▶ **Exercise requirements**:
Your answer should be every line of the records that contains the word "What", copied as it stands.

▶ **Input material**:
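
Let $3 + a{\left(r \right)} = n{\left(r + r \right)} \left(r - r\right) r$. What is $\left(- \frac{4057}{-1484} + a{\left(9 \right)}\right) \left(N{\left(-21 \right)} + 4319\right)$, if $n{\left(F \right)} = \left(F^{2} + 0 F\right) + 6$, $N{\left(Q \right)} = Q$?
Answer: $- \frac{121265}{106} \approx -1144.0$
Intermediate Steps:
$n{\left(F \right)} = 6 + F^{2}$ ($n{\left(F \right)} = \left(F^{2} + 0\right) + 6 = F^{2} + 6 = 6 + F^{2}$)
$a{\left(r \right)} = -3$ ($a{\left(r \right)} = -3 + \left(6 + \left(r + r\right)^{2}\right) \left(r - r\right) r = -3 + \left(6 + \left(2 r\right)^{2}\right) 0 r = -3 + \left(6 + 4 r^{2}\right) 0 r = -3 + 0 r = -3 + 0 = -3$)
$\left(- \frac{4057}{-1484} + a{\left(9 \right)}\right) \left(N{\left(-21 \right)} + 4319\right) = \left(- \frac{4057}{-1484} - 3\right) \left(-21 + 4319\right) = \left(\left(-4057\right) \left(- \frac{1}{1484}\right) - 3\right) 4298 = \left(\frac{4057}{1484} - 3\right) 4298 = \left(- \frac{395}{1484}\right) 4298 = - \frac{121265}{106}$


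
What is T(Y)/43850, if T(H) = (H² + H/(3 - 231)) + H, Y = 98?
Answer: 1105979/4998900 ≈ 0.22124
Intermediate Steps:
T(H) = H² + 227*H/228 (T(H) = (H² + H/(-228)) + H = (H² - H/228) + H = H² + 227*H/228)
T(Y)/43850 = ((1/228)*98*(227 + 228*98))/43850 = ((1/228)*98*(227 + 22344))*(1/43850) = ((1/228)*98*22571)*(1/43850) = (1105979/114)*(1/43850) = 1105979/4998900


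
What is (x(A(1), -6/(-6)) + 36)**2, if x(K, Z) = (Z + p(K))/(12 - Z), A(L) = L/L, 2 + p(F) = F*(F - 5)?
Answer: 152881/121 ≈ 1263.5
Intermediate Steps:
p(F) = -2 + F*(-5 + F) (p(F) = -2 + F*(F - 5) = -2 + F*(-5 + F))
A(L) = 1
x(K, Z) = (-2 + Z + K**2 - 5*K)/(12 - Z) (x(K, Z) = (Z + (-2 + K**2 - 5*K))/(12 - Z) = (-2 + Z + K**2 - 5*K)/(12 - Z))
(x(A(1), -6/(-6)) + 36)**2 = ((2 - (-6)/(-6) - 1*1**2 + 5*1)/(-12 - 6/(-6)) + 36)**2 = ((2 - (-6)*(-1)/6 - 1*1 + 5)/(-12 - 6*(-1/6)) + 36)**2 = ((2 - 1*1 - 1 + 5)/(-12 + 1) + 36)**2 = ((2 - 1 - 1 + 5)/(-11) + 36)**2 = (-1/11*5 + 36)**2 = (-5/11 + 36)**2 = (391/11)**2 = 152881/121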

▶ **The completed task**:
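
Let $3 + a{\left(r \right)} = n{\left(r + r \right)} \left(r - r\right) r$. What is $\left(- \frac{4057}{-1484} + a{\left(9 \right)}\right) \left(N{\left(-21 \right)} + 4319\right)$, if $n{\left(F \right)} = \left(F^{2} + 0 F\right) + 6$, $N{\left(Q \right)} = Q$?
What is T(Y)/43850, if T(H) = (H² + H/(3 - 231)) + H, Y = 98?
What is (x(A(1), -6/(-6)) + 36)**2, if x(K, Z) = (Z + p(K))/(12 - Z), A(L) = L/L, 2 + p(F) = F*(F - 5)?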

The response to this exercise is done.